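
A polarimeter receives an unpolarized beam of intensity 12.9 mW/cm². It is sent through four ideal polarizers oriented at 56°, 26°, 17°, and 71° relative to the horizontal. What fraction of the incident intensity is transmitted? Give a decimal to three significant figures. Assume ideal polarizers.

Unpolarized light through the first polarizer → I₁ = 12.9 mW/cm²/2 = 6.45 mW/cm², polarized at 56°.
I₂ = I₁ · cos²(30°) = 6.45 · 0.75 = 4.838 mW/cm².
I₃ = I₂ · cos²(9°) = 4.838 · 0.9755 = 4.719 mW/cm².
I₄ = I₃ · cos²(54°) = 4.719 · 0.3455 = 1.63 mW/cm².
Transmitted fraction = 0.1264.

I/I₀ ≈ 0.126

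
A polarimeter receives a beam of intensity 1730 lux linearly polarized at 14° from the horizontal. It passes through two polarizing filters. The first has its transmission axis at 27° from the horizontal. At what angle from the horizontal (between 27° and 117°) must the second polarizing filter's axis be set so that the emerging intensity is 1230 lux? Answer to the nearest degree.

θ ≈ 57°

By Malus's law, I₁ = I₀ cos²(27° − 14°) = I₀ cos²(13°) = 0.9494 I₀.
Target fraction: 1230 / 1730 lux = 0.711 of I₀.
Need I₂/I₀ = 0.711, so cos²(θ − 27°) = 0.711 / 0.9494 = 0.7489.
θ − 27° = arccos(√0.7489) = 30.1°, giving θ ≈ 27 + 30.1 = 57.1°.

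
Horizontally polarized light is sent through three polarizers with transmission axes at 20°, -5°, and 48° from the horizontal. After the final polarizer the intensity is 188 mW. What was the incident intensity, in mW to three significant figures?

By Malus's law, I₁ = I₀ cos²(20° − 0°) = I₀ cos²(20°) = 0.883 I₀.
I₂ = I₁ cos²(-5° − 20°) = 0.883 I₀ · cos²(25°) = 0.7253 I₀.
I₃ = I₂ cos²(48° + 5°) = 0.7253 I₀ · cos²(53°) = 0.2627 I₀.
So 188 mW = 0.2627 I₀, giving I₀ = 188/0.2627 = 715.7 mW.

I₀ ≈ 716 mW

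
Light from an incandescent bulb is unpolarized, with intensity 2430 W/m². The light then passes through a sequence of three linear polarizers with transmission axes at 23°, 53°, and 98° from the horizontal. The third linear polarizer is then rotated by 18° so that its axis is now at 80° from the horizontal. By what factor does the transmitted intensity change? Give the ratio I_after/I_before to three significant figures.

I_new/I_old ≈ 1.59

Before rotation:
Unpolarized light through the first polarizer → I₁ = ½ I₀, now polarized at 23°.
I₂ = I₁ cos²(53° − 23°) = 0.5 I₀ · cos²(30°) = 0.375 I₀.
I₃ = I₂ cos²(98° − 53°) = 0.375 I₀ · cos²(45°) = 0.1875 I₀.
After rotation:
Unpolarized light through the first polarizer → I₁ = ½ I₀, now polarized at 23°.
I₂ = I₁ cos²(53° − 23°) = 0.5 I₀ · cos²(30°) = 0.375 I₀.
I₃ = I₂ cos²(80° − 53°) = 0.375 I₀ · cos²(27°) = 0.2977 I₀.
Ratio = 0.2977 / 0.1875 = 1.588.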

(TASK OBJECTIVE):
Word for word, restate every record in the listing.

(TASK SOLUTION):
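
A polarimeter receives an unpolarized beam of intensity 12.9 mW/cm². It is sent through four ideal polarizers oriented at 56°, 26°, 17°, and 71° relative to the horizontal. What fraction of the incident intensity is transmitted? Give a decimal to three significant figures. Assume ideal polarizers.

Unpolarized light through the first polarizer → I₁ = 12.9 mW/cm²/2 = 6.45 mW/cm², polarized at 56°.
I₂ = I₁ · cos²(30°) = 6.45 · 0.75 = 4.838 mW/cm².
I₃ = I₂ · cos²(9°) = 4.838 · 0.9755 = 4.719 mW/cm².
I₄ = I₃ · cos²(54°) = 4.719 · 0.3455 = 1.63 mW/cm².
Transmitted fraction = 0.1264.

I/I₀ ≈ 0.126

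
A polarimeter receives a beam of intensity 1730 lux linearly polarized at 14° from the horizontal. It passes through two polarizing filters. The first has its transmission axis at 27° from the horizontal. At what angle from the horizontal (between 27° and 117°) must the second polarizing filter's axis be set so that the emerging intensity is 1230 lux? Answer to the nearest degree.

θ ≈ 57°

By Malus's law, I₁ = I₀ cos²(27° − 14°) = I₀ cos²(13°) = 0.9494 I₀.
Target fraction: 1230 / 1730 lux = 0.711 of I₀.
Need I₂/I₀ = 0.711, so cos²(θ − 27°) = 0.711 / 0.9494 = 0.7489.
θ − 27° = arccos(√0.7489) = 30.1°, giving θ ≈ 27 + 30.1 = 57.1°.

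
Horizontally polarized light is sent through three polarizers with transmission axes at 20°, -5°, and 48° from the horizontal. After the final polarizer the intensity is 188 mW. What was the incident intensity, in mW to three significant figures?

By Malus's law, I₁ = I₀ cos²(20° − 0°) = I₀ cos²(20°) = 0.883 I₀.
I₂ = I₁ cos²(-5° − 20°) = 0.883 I₀ · cos²(25°) = 0.7253 I₀.
I₃ = I₂ cos²(48° + 5°) = 0.7253 I₀ · cos²(53°) = 0.2627 I₀.
So 188 mW = 0.2627 I₀, giving I₀ = 188/0.2627 = 715.7 mW.

I₀ ≈ 716 mW

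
Light from an incandescent bulb is unpolarized, with intensity 2430 W/m². The light then passes through a sequence of three linear polarizers with transmission axes at 23°, 53°, and 98° from the horizontal. The third linear polarizer is then rotated by 18° so that its axis is now at 80° from the horizontal. By what factor does the transmitted intensity change? Give the ratio I_after/I_before to three significant figures.

I_new/I_old ≈ 1.59

Before rotation:
Unpolarized light through the first polarizer → I₁ = ½ I₀, now polarized at 23°.
I₂ = I₁ cos²(53° − 23°) = 0.5 I₀ · cos²(30°) = 0.375 I₀.
I₃ = I₂ cos²(98° − 53°) = 0.375 I₀ · cos²(45°) = 0.1875 I₀.
After rotation:
Unpolarized light through the first polarizer → I₁ = ½ I₀, now polarized at 23°.
I₂ = I₁ cos²(53° − 23°) = 0.5 I₀ · cos²(30°) = 0.375 I₀.
I₃ = I₂ cos²(80° − 53°) = 0.375 I₀ · cos²(27°) = 0.2977 I₀.
Ratio = 0.2977 / 0.1875 = 1.588.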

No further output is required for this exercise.